### GOAL OF THE EXERCISE
Down to the final line, print the records again exactly.

(RECORDS TO PROCESS begins)

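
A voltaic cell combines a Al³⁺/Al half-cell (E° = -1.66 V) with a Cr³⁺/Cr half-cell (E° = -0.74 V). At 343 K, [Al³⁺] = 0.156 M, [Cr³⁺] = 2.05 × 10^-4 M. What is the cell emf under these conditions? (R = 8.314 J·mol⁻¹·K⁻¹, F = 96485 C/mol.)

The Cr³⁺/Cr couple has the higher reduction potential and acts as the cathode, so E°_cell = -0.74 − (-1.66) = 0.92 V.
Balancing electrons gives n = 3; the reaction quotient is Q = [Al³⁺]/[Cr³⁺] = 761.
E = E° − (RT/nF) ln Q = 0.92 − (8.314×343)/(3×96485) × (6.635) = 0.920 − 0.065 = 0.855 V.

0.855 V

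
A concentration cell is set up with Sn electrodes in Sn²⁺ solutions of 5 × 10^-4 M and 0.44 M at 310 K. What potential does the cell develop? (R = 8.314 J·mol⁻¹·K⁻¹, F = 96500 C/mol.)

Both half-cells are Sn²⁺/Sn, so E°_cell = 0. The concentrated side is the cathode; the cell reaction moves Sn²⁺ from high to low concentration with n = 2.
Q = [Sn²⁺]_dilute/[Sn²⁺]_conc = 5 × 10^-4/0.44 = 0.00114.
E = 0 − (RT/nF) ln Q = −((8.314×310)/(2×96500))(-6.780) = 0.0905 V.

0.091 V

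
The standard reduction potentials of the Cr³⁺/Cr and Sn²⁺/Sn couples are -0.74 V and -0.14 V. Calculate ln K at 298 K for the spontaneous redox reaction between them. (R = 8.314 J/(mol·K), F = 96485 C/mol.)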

(RECORDS TO PROCESS ends)

### WRITTEN SOLUTION
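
A voltaic cell combines a Al³⁺/Al half-cell (E° = -1.66 V) with a Cr³⁺/Cr half-cell (E° = -0.74 V). At 343 K, [Al³⁺] = 0.156 M, [Cr³⁺] = 2.05 × 10^-4 M. What is the cell emf under these conditions? (R = 8.314 J·mol⁻¹·K⁻¹, F = 96485 C/mol.)

The Cr³⁺/Cr couple has the higher reduction potential and acts as the cathode, so E°_cell = -0.74 − (-1.66) = 0.92 V.
Balancing electrons gives n = 3; the reaction quotient is Q = [Al³⁺]/[Cr³⁺] = 761.
E = E° − (RT/nF) ln Q = 0.92 − (8.314×343)/(3×96485) × (6.635) = 0.920 − 0.065 = 0.855 V.

0.855 V

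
A concentration cell is set up with Sn electrodes in Sn²⁺ solutions of 5 × 10^-4 M and 0.44 M at 310 K. What potential does the cell develop? (R = 8.314 J·mol⁻¹·K⁻¹, F = 96500 C/mol.)

Both half-cells are Sn²⁺/Sn, so E°_cell = 0. The concentrated side is the cathode; the cell reaction moves Sn²⁺ from high to low concentration with n = 2.
Q = [Sn²⁺]_dilute/[Sn²⁺]_conc = 5 × 10^-4/0.44 = 0.00114.
E = 0 − (RT/nF) ln Q = −((8.314×310)/(2×96500))(-6.780) = 0.0905 V.

0.091 V

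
The standard reduction potentials of the Cr³⁺/Cr and Sn²⁺/Sn couples are -0.74 V and -0.14 V. Calculate ln K at 298 K for the spontaneous redox reaction between them. (R = 8.314 J/(mol·K), F = 96485 C/mol.)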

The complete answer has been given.